*** Opening Data ***

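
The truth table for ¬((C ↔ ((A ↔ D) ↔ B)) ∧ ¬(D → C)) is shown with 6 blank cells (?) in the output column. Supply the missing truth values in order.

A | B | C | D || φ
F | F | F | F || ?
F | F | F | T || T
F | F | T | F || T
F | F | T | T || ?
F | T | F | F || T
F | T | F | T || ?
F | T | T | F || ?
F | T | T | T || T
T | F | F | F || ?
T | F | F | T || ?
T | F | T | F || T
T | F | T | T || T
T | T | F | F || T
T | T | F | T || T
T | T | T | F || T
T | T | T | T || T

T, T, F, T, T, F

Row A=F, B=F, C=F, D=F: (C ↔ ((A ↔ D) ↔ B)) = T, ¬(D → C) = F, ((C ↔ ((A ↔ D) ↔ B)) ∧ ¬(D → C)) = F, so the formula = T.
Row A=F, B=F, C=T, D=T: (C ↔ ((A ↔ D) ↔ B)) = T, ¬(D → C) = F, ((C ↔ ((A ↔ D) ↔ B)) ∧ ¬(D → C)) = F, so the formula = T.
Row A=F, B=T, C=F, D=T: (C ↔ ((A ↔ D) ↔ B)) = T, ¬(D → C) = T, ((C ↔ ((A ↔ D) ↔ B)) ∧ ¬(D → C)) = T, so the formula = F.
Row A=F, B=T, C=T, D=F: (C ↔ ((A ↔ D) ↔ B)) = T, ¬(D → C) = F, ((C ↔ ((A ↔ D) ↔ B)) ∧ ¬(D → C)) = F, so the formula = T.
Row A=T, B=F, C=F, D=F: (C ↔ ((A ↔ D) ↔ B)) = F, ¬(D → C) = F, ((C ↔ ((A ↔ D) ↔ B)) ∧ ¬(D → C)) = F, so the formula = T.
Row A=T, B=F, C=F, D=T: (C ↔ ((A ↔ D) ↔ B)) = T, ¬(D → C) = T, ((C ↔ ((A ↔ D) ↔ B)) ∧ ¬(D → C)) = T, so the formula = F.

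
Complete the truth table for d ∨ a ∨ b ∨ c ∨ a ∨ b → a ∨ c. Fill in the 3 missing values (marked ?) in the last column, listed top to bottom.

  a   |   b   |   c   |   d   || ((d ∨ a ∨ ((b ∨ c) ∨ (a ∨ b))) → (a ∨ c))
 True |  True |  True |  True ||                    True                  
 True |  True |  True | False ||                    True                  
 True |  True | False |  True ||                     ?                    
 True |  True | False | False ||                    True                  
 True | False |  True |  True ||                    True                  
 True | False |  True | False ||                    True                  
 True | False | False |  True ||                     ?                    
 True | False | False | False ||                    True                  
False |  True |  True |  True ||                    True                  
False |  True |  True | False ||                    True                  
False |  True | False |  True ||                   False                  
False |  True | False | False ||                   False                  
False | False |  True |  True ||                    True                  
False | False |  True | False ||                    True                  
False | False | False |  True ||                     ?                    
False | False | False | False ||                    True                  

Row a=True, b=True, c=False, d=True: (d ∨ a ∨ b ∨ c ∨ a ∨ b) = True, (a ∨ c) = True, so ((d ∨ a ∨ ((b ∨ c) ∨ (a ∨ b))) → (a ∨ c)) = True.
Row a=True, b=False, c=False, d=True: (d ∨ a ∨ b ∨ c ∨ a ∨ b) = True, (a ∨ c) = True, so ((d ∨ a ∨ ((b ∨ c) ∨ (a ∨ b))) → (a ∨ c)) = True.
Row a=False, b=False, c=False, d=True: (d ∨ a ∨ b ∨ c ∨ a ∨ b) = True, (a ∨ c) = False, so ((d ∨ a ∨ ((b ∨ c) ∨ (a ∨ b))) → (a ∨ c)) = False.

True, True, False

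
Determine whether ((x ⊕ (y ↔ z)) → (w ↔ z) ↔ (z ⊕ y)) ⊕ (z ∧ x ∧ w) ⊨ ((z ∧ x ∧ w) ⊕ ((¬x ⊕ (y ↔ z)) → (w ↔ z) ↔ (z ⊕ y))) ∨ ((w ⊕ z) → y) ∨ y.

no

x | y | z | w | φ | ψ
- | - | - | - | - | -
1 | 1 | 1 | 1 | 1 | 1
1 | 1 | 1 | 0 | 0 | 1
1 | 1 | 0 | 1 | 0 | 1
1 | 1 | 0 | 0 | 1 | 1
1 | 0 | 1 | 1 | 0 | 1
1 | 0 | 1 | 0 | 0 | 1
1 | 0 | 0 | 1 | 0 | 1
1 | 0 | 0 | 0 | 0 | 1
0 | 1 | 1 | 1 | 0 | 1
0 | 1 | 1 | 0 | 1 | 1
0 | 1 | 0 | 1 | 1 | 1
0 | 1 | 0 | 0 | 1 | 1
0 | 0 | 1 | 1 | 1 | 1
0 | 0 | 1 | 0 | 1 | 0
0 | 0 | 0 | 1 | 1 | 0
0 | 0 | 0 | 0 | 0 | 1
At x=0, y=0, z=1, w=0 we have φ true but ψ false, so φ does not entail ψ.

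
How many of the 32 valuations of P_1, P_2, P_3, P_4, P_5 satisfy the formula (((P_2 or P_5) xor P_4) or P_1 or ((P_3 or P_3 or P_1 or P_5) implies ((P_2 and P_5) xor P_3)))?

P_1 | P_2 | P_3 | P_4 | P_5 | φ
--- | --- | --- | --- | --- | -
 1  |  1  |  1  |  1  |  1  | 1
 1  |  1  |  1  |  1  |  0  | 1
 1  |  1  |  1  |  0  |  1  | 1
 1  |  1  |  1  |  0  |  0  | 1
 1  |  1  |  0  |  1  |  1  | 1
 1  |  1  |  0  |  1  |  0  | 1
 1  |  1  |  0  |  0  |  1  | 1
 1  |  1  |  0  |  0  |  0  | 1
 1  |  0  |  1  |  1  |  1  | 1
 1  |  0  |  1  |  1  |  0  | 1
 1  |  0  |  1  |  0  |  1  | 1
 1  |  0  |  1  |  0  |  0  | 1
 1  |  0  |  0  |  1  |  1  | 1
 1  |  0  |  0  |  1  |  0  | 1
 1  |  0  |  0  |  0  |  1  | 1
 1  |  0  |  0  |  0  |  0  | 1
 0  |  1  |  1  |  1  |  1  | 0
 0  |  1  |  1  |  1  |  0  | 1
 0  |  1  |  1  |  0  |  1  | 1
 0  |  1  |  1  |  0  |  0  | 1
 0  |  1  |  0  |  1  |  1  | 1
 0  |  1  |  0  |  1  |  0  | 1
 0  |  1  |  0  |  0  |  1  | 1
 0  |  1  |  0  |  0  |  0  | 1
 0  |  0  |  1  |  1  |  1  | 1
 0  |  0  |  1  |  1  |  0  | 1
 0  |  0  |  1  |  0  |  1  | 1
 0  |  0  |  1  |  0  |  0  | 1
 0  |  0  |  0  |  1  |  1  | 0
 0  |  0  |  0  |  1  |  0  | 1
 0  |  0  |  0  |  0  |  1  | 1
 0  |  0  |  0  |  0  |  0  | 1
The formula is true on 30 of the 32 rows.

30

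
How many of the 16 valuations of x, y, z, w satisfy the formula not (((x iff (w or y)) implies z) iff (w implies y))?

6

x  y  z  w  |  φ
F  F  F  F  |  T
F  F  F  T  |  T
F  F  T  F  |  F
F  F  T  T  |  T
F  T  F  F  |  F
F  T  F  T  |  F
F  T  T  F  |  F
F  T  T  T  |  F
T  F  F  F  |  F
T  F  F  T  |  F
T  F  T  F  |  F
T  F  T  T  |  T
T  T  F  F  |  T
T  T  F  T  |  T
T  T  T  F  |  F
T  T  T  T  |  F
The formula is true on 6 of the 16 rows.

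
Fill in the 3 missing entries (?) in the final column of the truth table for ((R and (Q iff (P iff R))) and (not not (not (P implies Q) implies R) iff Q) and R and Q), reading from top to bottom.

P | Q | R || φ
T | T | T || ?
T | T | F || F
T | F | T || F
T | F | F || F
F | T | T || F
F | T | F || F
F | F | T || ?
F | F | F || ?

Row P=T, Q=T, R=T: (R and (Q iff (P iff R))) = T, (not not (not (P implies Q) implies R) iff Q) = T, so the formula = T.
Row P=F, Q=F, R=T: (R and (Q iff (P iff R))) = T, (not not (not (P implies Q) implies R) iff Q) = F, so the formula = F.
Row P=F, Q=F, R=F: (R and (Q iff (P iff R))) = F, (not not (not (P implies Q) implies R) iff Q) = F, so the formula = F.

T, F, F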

*** Closing Data ***

Across the data, pull every line containing the string "truth".

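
The truth table for ¬((C ↔ ((A ↔ D) ↔ B)) ∧ ¬(D → C)) is shown with 6 blank cells (?) in the output column. Supply the missing truth values in order.
Complete the truth table for d ∨ a ∨ b ∨ c ∨ a ∨ b → a ∨ c. Fill in the 3 missing values (marked ?) in the last column, listed top to bottom.
Fill in the 3 missing entries (?) in the final column of the truth table for ((R and (Q iff (P iff R))) and (not not (not (P implies Q) implies R) iff Q) and R and Q), reading from top to bottom.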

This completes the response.